### Data to use
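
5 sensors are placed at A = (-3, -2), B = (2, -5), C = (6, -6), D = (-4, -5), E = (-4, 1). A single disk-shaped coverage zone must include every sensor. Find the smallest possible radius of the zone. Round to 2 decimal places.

6.10

By Welzl's lemma the MEC is supported by two points (diametrically opposite) or three points (on a circumcircle).
The farthest pair is C–E with squared distance 149. The circle on this segment as diameter has centre (1, -2.5) and r² = 149/4 = 37.25.
Check A: distance² to centre = 16.25 ≤ 37.25, so it lies inside.
All remaining points lie in this disk, and no smaller disk contains both endpoints, so this is the minimum enclosing circle.
r = √(37.25) ≈ 6.10.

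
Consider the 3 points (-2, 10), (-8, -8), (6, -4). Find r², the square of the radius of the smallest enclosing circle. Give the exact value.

Call the three points A, B, C in the order given.
Side lengths²: AB² = 360, AC² = 260, BC² = 212.
Since AB² = 360 < 260 + 212 = 472, the triangle is acute, so the smallest enclosing circle is the circumcircle.
Circumcentre = (-53/19, 5/19), r² = 34450/361.

34450/361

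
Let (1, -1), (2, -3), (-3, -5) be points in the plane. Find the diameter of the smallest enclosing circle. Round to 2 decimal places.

Call the three points A, B, C in the order given.
Side lengths²: AB² = 5, AC² = 32, BC² = 29.
Since AC² = 32 < 29 + 5 = 34, the triangle is acute, so the smallest enclosing circle is the circumcircle.
Circumcentre = (-5/6, -19/6), r² = 145/18.
Diameter = 2r = 2√(145/18) ≈ 5.68.

5.68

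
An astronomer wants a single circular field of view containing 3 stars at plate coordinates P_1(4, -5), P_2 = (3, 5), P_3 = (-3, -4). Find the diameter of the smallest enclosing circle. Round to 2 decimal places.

Side lengths²: P_1P_2² = 101, P_1P_3² = 50, P_2P_3² = 117.
Since P_2P_3² = 117 < 101 + 50 = 151, the triangle is acute, so the smallest enclosing circle is the circumcircle.
Circumcentre = (51/46, -11/46), r² = 32825/1058.
Diameter = 2r = 2√(32825/1058) ≈ 11.14.

11.14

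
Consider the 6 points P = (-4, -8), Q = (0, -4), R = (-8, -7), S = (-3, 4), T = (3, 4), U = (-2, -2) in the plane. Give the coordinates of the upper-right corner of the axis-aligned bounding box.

x-range [-8, 3], y-range [-8, 4].
The upper-right corner is (3, 4).

(3, 4)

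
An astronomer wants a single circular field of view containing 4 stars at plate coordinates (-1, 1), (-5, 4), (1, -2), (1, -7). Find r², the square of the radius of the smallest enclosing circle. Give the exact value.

By Welzl's lemma the MEC is supported by two points (diametrically opposite) or three points (on a circumcircle).
The farthest pair is (-5, 4)–(1, -7) with squared distance 157. The circle on this segment as diameter has centre (-2, -1.5) and r² = 157/4 = 39.25.
Check (-1, 1): distance² to centre = 7.25 ≤ 39.25, so it lies inside.
All remaining points lie in this disk, and no smaller disk contains both endpoints, so this is the minimum enclosing circle.

39.25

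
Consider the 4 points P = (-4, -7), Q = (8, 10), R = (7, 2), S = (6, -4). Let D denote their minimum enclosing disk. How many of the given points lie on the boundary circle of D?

2

The farthest pair is P–Q with squared distance 433. The circle on this segment as diameter has centre (2, 1.5) and r² = 433/4 = 108.25.
Check R: distance² to centre = 25.25 ≤ 108.25, so it lies inside.
All remaining points lie in this disk, and no smaller disk contains both endpoints, so this is the minimum enclosing circle.
The points at distance exactly r from the centre are P, Q — 2 points.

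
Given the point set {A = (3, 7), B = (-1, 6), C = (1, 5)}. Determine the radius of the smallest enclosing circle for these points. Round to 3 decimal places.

2.062

Side lengths²: AB² = 17, AC² = 8, BC² = 5.
Since AB² = 17 ≥ 8 + 5 = 13, the angle opposite AB is not acute, so the smallest enclosing circle has AB as diameter.
Centre = midpoint of AB = (1, 6.5), r² = 17/4 = 4.25.
r = √(4.25) ≈ 2.062.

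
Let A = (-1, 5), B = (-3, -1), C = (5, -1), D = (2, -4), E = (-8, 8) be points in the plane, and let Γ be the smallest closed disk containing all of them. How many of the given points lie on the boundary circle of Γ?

The minimum enclosing circle is determined by three boundary points: C, D, E.
Their circumcentre is (-21/11, 32/11) with r² = 7625/121.
The farthest remaining point B is at distance² 1993/121 ≤ 7625/121.
The points at distance exactly r from the centre are C, D, E — 3 points.

3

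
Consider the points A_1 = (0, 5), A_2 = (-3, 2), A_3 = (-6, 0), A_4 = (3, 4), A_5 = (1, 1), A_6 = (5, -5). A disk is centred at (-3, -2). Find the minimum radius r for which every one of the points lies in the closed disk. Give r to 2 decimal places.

The required radius is the distance from (-3, -2) to the farthest point.
Squared distances: 58, 16, 13, 72, 25, 73.
Maximum is 73, attained at A_6.
r = √73 ≈ 8.54.

8.54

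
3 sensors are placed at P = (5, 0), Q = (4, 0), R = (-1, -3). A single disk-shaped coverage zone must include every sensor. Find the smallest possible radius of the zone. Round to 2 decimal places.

Side lengths²: PQ² = 1, PR² = 45, QR² = 34.
Since PR² = 45 ≥ 34 + 1 = 35, the angle opposite PR is not acute, so the smallest enclosing circle has PR as diameter.
Centre = midpoint of PR = (2, -1.5), r² = 45/4 = 11.25.
r = √(11.25) ≈ 3.35.

3.35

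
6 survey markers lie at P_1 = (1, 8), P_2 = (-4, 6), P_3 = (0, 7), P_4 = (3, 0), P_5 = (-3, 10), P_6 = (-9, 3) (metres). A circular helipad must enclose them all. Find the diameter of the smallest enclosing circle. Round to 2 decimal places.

The minimum enclosing circle of a finite set is fixed by two of the points (as a diameter) or three (as a circumcircle).
The minimum enclosing circle is determined by three boundary points: P_4, P_5, P_6.
Their circumcentre is (-2.5, 3.5) with r² = 42.5.
The farthest remaining point P_1 is at distance² 32.5 ≤ 42.5.
Diameter = 2r = 2√(42.5) ≈ 13.04.

13.04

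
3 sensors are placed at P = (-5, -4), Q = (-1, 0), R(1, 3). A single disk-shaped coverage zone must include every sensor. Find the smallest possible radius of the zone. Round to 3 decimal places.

4.610

Side lengths²: PQ² = 32, PR² = 85, QR² = 13.
Since PR² = 85 ≥ 32 + 13 = 45, the angle opposite PR is not acute, so the smallest enclosing circle has PR as diameter.
Centre = midpoint of PR = (-2, -0.5), r² = 85/4 = 21.25.
r = √(21.25) ≈ 4.610.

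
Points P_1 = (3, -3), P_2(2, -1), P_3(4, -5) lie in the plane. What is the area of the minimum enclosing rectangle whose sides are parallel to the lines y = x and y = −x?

6

In coordinates u = x + y, v = x − y the rectangle is axis-aligned; the map (x,y)→(u,v) scales areas by 2.
u-values: 0, 1, -1; range = 1 − (-1) = 2.
v-values: 6, 3, 9; range = 9 − 3 = 6.
Area = (2 × 6) / 2 = 6.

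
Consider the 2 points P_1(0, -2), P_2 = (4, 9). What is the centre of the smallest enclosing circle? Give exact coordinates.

The smallest circle enclosing two points has them as diameter endpoints.
Centre = midpoint = (2, 3.5); r² = |P_1P_2|²/4 = 137/4 = 34.25.
Centre = (2, 3.5).

(2, 3.5)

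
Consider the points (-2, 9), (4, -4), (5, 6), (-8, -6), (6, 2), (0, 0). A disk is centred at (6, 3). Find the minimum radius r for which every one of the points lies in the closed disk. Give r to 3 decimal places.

16.643

The required radius is the distance from (6, 3) to the farthest point.
Squared distances: 100, 53, 10, 277, 1, 45.
Maximum is 277, attained at (-8, -6).
r = √277 ≈ 16.643.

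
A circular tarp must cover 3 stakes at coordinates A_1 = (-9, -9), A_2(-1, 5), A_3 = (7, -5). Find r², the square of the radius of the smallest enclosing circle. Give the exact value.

Side lengths²: A_1A_2² = 260, A_1A_3² = 272, A_2A_3² = 164.
Since A_1A_3² = 272 < 260 + 164 = 424, the triangle is acute, so the smallest enclosing circle is the circumcircle.
Circumcentre = (-43/24, -23/6), r² = 45305/576.

45305/576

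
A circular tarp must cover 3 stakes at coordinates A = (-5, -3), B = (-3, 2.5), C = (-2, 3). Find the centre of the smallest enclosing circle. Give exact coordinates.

(-3.5, 0)

Side lengths²: AB² = 34.25, AC² = 45, BC² = 1.25.
Since AC² = 45 ≥ 34.25 + 1.25 = 35.5, the angle opposite AC is not acute, so the smallest enclosing circle has AC as diameter.
Centre = midpoint of AC = (-3.5, 0), r² = 45/4 = 11.25.
Centre = (-3.5, 0).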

### Task statement
In the material above, find the line with "circle. Give exact coordinates."; then copy it and every line after it, exactly, through the end.

### Task answer
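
A circular tarp must cover 3 stakes at coordinates A = (-5, -3), B = (-3, 2.5), C = (-2, 3). Find the centre of the smallest enclosing circle. Give exact coordinates.

(-3.5, 0)

Side lengths²: AB² = 34.25, AC² = 45, BC² = 1.25.
Since AC² = 45 ≥ 34.25 + 1.25 = 35.5, the angle opposite AC is not acute, so the smallest enclosing circle has AC as diameter.
Centre = midpoint of AC = (-3.5, 0), r² = 45/4 = 11.25.
Centre = (-3.5, 0).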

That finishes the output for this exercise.